Activity:
Check every line below for the word "canal" and show those that hold it.

Exercise data:
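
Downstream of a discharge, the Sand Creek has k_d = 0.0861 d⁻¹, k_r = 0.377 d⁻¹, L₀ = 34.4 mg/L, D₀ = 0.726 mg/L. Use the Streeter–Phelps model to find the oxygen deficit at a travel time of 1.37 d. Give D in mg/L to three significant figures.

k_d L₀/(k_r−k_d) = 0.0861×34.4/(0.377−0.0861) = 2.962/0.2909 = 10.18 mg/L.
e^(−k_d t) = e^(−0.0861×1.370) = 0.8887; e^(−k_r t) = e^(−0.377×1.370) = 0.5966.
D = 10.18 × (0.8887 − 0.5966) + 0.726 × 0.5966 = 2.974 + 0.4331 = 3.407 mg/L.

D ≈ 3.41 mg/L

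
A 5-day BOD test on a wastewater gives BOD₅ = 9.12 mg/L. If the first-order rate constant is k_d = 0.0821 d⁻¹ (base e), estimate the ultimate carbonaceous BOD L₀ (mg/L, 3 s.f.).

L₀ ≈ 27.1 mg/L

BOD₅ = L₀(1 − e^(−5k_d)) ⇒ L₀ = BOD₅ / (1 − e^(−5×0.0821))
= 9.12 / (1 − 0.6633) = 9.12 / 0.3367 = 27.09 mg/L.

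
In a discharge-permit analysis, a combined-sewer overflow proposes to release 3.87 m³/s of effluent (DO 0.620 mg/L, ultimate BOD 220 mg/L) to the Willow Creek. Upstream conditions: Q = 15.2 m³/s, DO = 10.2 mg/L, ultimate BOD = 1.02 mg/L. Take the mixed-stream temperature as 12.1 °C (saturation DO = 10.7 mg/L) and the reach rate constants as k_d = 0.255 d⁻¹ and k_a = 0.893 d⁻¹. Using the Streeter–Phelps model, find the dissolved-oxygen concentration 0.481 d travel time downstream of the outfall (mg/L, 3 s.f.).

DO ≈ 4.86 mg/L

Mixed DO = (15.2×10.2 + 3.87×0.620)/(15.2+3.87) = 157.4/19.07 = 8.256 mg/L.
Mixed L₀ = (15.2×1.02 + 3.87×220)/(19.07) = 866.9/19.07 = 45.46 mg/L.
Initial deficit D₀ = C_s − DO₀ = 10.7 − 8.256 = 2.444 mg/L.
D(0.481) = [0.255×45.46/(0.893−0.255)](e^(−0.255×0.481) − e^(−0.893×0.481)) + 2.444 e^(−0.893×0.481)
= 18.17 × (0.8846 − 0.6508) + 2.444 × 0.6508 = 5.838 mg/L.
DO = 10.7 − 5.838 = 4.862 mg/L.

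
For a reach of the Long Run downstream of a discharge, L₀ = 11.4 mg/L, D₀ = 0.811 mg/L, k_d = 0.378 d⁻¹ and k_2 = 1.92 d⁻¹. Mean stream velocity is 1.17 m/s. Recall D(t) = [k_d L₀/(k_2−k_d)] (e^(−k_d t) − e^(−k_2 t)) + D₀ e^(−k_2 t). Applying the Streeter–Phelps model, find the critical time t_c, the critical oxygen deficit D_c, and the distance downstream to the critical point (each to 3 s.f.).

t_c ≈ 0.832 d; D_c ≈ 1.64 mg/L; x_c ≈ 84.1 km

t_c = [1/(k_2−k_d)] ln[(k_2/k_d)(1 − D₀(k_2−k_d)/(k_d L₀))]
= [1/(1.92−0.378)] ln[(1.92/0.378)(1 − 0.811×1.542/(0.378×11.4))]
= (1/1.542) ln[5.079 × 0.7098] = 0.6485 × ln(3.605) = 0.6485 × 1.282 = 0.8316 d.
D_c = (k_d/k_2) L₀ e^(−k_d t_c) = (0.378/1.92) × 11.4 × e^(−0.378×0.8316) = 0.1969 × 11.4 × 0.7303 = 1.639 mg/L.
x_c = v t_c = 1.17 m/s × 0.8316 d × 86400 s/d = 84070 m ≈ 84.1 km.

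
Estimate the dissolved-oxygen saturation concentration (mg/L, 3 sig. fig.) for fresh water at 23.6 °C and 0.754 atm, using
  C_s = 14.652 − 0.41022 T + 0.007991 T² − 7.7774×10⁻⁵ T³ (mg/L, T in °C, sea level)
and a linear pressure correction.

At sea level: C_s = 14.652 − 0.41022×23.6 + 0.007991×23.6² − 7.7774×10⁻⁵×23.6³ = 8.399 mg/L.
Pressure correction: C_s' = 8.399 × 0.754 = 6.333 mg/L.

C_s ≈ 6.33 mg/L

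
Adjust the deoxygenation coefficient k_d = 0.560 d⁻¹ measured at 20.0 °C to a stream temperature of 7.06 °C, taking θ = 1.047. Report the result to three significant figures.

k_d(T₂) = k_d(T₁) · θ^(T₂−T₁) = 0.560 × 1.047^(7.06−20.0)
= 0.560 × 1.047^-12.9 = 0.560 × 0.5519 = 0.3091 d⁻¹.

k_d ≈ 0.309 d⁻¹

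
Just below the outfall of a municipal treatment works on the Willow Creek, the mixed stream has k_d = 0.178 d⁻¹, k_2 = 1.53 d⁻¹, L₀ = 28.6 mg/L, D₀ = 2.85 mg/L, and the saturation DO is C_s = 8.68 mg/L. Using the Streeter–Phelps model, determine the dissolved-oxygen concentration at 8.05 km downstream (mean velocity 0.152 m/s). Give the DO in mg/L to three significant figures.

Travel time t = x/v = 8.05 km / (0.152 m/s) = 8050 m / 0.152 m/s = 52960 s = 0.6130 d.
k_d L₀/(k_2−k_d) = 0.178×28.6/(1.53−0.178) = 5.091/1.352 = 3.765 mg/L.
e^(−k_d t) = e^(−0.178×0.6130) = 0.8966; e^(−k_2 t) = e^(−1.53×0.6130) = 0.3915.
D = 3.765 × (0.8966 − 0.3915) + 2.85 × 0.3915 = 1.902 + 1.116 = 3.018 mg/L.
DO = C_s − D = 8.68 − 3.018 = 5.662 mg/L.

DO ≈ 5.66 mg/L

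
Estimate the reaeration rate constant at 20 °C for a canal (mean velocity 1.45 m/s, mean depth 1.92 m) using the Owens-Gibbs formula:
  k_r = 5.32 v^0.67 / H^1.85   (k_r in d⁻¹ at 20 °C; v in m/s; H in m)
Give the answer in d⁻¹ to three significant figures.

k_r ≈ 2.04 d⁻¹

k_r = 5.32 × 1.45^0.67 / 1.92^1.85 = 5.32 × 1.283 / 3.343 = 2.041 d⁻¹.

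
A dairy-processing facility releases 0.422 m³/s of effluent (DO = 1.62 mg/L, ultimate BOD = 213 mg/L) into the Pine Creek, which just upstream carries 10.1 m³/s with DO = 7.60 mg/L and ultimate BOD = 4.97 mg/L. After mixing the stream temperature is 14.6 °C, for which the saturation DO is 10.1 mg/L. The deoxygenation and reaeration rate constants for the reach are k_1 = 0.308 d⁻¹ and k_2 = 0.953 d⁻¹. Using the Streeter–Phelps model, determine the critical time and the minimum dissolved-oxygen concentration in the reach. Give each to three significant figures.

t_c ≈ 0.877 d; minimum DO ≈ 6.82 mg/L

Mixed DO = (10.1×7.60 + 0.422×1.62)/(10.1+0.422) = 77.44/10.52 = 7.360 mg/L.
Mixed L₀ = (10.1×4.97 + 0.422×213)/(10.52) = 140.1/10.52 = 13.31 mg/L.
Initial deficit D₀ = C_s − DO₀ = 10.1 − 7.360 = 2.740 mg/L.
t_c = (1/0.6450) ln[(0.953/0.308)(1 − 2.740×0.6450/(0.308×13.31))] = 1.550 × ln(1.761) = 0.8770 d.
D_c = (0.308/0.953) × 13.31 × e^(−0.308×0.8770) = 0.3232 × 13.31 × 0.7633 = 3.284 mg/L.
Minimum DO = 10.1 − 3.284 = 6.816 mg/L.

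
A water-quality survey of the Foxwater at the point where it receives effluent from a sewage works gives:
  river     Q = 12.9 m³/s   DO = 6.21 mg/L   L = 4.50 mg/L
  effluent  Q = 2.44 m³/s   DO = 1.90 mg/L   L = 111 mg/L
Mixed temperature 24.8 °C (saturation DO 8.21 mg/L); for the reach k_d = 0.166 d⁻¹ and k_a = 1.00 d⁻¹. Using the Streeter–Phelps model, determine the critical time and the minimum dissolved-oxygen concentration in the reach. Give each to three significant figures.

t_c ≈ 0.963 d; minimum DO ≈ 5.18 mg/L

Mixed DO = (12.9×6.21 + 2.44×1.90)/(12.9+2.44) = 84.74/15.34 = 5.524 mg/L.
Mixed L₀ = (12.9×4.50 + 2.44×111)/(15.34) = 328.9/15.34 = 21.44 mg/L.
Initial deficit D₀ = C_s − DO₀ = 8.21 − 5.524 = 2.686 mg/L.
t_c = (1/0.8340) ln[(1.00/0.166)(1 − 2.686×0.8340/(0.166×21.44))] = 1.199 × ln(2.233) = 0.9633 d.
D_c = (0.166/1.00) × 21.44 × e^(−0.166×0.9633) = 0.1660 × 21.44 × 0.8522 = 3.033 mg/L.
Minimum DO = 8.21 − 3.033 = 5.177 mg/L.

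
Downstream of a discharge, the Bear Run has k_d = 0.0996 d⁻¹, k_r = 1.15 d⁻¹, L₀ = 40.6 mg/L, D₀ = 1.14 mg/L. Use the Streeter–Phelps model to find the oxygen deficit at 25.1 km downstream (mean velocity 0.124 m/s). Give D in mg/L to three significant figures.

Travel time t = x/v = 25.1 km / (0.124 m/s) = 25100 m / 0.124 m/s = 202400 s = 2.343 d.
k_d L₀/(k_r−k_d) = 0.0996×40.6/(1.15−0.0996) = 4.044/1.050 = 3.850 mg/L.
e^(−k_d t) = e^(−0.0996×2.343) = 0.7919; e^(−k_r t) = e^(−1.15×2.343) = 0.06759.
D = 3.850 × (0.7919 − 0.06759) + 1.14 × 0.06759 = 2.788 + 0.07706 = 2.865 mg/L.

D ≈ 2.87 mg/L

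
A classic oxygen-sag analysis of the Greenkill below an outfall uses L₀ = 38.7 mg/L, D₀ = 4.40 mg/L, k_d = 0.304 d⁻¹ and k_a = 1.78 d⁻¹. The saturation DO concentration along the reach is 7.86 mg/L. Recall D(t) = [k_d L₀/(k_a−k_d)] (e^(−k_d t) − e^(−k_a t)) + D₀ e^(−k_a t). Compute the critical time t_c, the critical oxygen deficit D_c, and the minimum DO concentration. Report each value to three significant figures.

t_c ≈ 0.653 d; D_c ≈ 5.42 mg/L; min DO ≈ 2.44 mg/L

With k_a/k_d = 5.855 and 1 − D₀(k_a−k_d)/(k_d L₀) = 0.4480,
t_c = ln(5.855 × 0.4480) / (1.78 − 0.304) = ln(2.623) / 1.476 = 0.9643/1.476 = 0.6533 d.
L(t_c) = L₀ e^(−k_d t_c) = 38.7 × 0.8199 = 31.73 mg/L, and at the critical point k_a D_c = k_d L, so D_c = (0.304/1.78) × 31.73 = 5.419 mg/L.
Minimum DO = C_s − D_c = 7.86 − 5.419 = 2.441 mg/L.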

* * *

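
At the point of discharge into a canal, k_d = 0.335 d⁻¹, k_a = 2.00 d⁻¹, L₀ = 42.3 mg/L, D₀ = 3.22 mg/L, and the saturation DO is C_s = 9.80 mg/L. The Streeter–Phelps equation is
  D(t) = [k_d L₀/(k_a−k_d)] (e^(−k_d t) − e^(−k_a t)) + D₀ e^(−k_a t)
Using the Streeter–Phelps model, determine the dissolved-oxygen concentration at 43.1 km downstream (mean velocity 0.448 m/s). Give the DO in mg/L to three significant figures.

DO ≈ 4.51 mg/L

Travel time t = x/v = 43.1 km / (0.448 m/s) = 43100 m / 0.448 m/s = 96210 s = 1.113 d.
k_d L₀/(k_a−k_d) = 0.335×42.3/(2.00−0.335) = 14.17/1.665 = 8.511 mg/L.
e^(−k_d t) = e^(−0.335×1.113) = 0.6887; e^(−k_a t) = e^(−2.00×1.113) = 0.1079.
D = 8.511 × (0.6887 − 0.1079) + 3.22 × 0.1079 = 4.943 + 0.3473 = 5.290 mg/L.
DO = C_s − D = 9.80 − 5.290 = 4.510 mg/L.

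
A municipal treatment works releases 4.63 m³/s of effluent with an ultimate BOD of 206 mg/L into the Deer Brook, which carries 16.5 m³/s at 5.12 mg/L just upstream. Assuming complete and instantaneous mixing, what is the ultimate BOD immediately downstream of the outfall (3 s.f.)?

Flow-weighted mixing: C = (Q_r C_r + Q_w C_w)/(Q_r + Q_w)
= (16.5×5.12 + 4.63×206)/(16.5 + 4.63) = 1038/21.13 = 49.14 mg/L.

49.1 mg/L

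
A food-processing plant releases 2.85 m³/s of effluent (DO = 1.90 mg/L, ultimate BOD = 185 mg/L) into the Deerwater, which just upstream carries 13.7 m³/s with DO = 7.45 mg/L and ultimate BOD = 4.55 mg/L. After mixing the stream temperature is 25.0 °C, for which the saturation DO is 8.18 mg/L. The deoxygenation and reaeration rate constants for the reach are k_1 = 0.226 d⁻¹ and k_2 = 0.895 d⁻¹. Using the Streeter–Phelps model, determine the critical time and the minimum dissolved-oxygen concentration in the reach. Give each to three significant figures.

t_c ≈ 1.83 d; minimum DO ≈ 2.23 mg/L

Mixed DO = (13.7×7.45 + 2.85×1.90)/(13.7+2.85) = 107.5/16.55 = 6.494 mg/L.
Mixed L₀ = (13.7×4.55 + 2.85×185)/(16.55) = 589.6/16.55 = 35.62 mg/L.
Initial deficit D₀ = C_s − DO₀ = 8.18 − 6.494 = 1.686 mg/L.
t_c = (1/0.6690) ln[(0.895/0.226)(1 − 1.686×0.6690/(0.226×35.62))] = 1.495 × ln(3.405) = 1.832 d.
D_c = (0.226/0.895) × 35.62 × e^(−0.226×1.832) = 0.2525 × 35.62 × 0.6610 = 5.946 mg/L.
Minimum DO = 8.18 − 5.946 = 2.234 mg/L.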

---

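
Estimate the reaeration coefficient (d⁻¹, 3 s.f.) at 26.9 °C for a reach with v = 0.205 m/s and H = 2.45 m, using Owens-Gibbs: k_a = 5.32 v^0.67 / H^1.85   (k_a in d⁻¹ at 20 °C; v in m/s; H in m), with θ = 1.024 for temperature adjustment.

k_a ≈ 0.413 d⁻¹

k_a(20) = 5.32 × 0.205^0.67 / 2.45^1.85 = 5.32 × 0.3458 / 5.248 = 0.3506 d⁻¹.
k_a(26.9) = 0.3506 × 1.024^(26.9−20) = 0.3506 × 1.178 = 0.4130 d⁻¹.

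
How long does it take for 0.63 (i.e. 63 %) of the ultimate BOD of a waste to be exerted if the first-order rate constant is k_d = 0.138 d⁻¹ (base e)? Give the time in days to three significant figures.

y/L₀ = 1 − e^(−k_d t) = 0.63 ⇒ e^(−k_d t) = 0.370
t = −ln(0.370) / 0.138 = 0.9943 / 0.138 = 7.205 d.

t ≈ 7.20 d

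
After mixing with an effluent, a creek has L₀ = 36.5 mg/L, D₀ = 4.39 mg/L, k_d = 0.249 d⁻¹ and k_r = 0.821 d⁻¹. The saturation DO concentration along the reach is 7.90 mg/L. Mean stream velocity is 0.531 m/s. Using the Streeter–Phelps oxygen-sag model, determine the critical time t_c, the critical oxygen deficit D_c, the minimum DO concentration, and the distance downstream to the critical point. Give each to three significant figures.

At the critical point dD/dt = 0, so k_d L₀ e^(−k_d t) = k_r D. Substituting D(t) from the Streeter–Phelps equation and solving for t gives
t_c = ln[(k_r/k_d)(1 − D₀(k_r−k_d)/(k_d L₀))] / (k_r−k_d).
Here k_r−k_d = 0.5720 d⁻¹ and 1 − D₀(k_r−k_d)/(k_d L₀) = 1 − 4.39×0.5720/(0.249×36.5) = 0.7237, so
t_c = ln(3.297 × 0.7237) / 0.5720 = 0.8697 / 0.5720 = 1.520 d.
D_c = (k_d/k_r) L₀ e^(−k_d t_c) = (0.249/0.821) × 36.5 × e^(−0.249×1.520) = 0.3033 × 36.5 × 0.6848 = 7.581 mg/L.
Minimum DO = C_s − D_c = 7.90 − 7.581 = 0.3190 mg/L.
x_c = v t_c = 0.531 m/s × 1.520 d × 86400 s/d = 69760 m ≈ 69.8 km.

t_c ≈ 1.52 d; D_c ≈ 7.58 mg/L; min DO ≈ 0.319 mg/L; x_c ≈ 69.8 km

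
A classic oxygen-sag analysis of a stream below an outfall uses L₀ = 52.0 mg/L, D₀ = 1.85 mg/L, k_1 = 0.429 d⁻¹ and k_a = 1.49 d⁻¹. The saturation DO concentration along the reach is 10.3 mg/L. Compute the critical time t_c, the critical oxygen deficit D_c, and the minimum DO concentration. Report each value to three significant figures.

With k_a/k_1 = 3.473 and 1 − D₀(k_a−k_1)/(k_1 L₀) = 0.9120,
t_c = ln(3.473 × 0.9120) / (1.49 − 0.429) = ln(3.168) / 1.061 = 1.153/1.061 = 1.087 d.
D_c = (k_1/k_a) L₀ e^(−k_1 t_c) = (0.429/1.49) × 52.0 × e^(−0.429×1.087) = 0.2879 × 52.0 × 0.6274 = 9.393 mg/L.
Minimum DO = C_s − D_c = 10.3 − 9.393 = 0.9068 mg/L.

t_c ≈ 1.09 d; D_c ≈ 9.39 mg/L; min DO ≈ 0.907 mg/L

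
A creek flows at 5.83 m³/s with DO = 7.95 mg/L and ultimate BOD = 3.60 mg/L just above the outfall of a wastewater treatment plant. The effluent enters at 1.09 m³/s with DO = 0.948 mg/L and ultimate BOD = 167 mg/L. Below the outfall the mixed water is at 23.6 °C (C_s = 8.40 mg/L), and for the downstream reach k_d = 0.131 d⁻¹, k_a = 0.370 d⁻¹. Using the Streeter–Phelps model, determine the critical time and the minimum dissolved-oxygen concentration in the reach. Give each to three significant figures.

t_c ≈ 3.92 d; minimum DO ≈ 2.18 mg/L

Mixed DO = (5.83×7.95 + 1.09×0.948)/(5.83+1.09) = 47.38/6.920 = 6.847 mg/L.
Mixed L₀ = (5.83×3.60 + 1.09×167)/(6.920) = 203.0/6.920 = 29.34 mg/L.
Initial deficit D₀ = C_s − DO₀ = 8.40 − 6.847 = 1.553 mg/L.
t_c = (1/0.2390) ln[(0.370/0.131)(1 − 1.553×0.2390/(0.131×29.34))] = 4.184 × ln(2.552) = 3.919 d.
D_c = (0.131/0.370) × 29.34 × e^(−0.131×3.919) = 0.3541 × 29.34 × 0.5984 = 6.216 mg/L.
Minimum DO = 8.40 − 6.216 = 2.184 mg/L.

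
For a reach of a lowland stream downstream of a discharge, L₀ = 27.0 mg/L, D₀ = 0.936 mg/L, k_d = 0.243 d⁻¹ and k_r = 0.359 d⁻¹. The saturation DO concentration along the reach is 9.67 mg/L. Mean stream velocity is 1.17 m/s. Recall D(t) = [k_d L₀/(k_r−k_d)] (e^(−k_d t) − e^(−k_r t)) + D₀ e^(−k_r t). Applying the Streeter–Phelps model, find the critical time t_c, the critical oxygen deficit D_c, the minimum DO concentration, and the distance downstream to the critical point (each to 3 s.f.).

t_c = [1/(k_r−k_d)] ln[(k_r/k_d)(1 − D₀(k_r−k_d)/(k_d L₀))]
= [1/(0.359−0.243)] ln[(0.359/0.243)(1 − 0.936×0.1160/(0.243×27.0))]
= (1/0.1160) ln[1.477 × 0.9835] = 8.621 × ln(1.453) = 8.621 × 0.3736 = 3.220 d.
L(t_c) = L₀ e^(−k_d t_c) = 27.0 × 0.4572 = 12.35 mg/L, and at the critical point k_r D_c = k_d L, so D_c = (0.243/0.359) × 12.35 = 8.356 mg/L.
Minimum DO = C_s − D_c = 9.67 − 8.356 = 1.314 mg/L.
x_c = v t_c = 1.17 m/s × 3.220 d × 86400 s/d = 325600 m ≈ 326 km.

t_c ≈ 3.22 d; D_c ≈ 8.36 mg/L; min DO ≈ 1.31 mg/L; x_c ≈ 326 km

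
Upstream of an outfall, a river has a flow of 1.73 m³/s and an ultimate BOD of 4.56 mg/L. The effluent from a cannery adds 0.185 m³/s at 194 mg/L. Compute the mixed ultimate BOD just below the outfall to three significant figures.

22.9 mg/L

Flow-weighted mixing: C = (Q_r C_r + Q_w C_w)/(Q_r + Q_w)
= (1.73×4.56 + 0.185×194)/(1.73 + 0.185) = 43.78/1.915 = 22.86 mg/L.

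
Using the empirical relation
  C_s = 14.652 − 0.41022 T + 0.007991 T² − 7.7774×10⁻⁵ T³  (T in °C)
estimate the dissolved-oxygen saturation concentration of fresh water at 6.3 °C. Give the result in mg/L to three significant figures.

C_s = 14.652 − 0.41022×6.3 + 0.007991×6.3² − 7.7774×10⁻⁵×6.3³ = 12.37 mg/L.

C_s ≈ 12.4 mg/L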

Response box:
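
Estimate the reaeration rate constant at 20 °C for a canal (mean velocity 1.45 m/s, mean depth 1.92 m) using the Owens-Gibbs formula:
At the point of discharge into a canal, k_d = 0.335 d⁻¹, k_a = 2.00 d⁻¹, L₀ = 42.3 mg/L, D₀ = 3.22 mg/L, and the saturation DO is C_s = 9.80 mg/L. The Streeter–Phelps equation is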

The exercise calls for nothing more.